TASK BRIEF = Below are records. Return each one exactly as written.

GIVEN DATA =
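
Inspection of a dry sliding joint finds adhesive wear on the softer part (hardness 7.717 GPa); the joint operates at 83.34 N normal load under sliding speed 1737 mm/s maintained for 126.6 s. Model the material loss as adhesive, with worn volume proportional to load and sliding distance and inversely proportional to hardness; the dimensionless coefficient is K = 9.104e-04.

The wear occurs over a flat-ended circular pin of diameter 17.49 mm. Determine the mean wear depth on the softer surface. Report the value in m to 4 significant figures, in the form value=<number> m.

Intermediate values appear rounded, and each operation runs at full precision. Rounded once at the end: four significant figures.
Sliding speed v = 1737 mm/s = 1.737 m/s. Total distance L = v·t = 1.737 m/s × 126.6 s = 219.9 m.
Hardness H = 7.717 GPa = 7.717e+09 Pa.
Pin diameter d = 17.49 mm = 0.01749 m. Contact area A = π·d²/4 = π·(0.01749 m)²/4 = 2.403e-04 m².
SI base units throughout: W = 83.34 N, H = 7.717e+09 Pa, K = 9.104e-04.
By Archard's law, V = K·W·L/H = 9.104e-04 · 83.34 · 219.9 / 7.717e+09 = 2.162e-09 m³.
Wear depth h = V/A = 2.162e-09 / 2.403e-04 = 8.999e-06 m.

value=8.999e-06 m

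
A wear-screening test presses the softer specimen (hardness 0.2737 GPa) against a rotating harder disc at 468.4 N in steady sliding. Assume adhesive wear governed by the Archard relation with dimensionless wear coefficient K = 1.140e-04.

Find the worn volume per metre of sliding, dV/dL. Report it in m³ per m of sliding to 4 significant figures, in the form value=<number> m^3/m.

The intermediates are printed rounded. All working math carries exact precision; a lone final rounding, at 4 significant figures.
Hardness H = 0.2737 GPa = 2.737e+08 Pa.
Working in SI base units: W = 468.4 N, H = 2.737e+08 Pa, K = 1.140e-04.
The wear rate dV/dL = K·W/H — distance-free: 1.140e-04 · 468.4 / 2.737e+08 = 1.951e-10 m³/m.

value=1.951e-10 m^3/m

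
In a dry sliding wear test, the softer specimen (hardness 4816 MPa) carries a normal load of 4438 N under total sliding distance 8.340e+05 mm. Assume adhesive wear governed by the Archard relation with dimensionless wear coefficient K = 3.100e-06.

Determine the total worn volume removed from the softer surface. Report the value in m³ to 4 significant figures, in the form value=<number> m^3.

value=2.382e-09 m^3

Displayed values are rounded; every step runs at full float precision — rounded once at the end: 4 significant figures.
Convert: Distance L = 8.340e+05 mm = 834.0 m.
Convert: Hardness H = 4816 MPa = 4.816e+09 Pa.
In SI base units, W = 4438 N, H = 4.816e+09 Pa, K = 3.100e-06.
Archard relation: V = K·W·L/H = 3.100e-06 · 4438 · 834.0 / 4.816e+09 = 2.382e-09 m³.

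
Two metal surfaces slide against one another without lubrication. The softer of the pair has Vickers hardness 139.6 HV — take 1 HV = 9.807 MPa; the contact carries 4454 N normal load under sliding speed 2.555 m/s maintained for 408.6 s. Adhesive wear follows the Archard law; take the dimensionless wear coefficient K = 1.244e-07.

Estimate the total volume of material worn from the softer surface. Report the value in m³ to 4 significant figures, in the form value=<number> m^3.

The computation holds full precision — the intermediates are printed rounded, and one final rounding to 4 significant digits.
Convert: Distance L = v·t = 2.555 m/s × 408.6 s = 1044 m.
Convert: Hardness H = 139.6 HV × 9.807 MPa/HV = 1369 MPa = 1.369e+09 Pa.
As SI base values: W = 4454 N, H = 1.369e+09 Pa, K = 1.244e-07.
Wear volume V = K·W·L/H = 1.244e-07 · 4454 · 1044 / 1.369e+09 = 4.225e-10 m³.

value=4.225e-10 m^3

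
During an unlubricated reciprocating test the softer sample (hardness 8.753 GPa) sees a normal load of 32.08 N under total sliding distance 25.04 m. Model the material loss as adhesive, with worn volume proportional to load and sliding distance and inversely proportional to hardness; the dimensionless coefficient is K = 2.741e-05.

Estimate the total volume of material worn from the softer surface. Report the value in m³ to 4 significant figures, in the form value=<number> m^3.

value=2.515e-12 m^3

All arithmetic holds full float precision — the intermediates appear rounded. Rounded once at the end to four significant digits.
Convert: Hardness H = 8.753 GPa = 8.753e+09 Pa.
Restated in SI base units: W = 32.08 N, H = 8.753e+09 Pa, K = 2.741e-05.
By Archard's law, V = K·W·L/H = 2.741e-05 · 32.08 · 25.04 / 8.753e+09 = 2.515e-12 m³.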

RESPONSE TO THIS TASK =
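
Inspection of a dry sliding joint finds adhesive wear on the softer part (hardness 7.717 GPa); the joint operates at 83.34 N normal load under sliding speed 1737 mm/s maintained for 126.6 s. Model the material loss as adhesive, with worn volume proportional to load and sliding distance and inversely proportional to hardness; the dimensionless coefficient is K = 9.104e-04.

The wear occurs over a flat-ended circular pin of diameter 17.49 mm. Determine the mean wear depth on the softer surface. Report the value in m to 4 significant figures, in the form value=<number> m.

Intermediate values appear rounded, and each operation runs at full precision. Rounded once at the end: four significant figures.
Sliding speed v = 1737 mm/s = 1.737 m/s. Total distance L = v·t = 1.737 m/s × 126.6 s = 219.9 m.
Hardness H = 7.717 GPa = 7.717e+09 Pa.
Pin diameter d = 17.49 mm = 0.01749 m. Contact area A = π·d²/4 = π·(0.01749 m)²/4 = 2.403e-04 m².
SI base units throughout: W = 83.34 N, H = 7.717e+09 Pa, K = 9.104e-04.
By Archard's law, V = K·W·L/H = 9.104e-04 · 83.34 · 219.9 / 7.717e+09 = 2.162e-09 m³.
Wear depth h = V/A = 2.162e-09 / 2.403e-04 = 8.999e-06 m.

value=8.999e-06 m

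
A wear-screening test presses the softer specimen (hardness 0.2737 GPa) against a rotating harder disc at 468.4 N in steady sliding. Assume adhesive wear governed by the Archard relation with dimensionless wear coefficient K = 1.140e-04.

Find the worn volume per metre of sliding, dV/dL. Report it in m³ per m of sliding to 4 significant figures, in the form value=<number> m^3/m.

The intermediates are printed rounded. All working math carries exact precision; a lone final rounding, at 4 significant figures.
Hardness H = 0.2737 GPa = 2.737e+08 Pa.
Working in SI base units: W = 468.4 N, H = 2.737e+08 Pa, K = 1.140e-04.
The wear rate dV/dL = K·W/H — distance-free: 1.140e-04 · 468.4 / 2.737e+08 = 1.951e-10 m³/m.

value=1.951e-10 m^3/m

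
In a dry sliding wear test, the softer specimen (hardness 4816 MPa) carries a normal load of 4438 N under total sliding distance 8.340e+05 mm. Assume adhesive wear governed by the Archard relation with dimensionless wear coefficient K = 3.100e-06.

Determine the total worn volume removed from the softer surface. Report the value in m³ to 4 significant figures, in the form value=<number> m^3.

value=2.382e-09 m^3

Displayed values are rounded; every step runs at full float precision — rounded once at the end: 4 significant figures.
Convert: Distance L = 8.340e+05 mm = 834.0 m.
Convert: Hardness H = 4816 MPa = 4.816e+09 Pa.
In SI base units, W = 4438 N, H = 4.816e+09 Pa, K = 3.100e-06.
Archard relation: V = K·W·L/H = 3.100e-06 · 4438 · 834.0 / 4.816e+09 = 2.382e-09 m³.

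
Two metal surfaces slide against one another without lubrication. The softer of the pair has Vickers hardness 139.6 HV — take 1 HV = 9.807 MPa; the contact carries 4454 N normal load under sliding speed 2.555 m/s maintained for 408.6 s. Adhesive wear follows the Archard law; take the dimensionless wear coefficient K = 1.244e-07.

Estimate the total volume of material worn from the softer surface. Report the value in m³ to 4 significant figures, in the form value=<number> m^3.

The computation holds full precision — the intermediates are printed rounded, and one final rounding to 4 significant digits.
Convert: Distance L = v·t = 2.555 m/s × 408.6 s = 1044 m.
Convert: Hardness H = 139.6 HV × 9.807 MPa/HV = 1369 MPa = 1.369e+09 Pa.
As SI base values: W = 4454 N, H = 1.369e+09 Pa, K = 1.244e-07.
Wear volume V = K·W·L/H = 1.244e-07 · 4454 · 1044 / 1.369e+09 = 4.225e-10 m³.

value=4.225e-10 m^3

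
During an unlubricated reciprocating test the softer sample (hardness 8.753 GPa) sees a normal load of 32.08 N under total sliding distance 25.04 m. Model the material loss as adhesive, with worn volume proportional to load and sliding distance and inversely proportional to hardness; the dimensionless coefficient is K = 2.741e-05.

Estimate the total volume of material worn from the softer surface. Report the value in m³ to 4 significant figures, in the form value=<number> m^3.

value=2.515e-12 m^3

All arithmetic holds full float precision — the intermediates appear rounded. Rounded once at the end to four significant digits.
Convert: Hardness H = 8.753 GPa = 8.753e+09 Pa.
Restated in SI base units: W = 32.08 N, H = 8.753e+09 Pa, K = 2.741e-05.
By Archard's law, V = K·W·L/H = 2.741e-05 · 32.08 · 25.04 / 8.753e+09 = 2.515e-12 m³.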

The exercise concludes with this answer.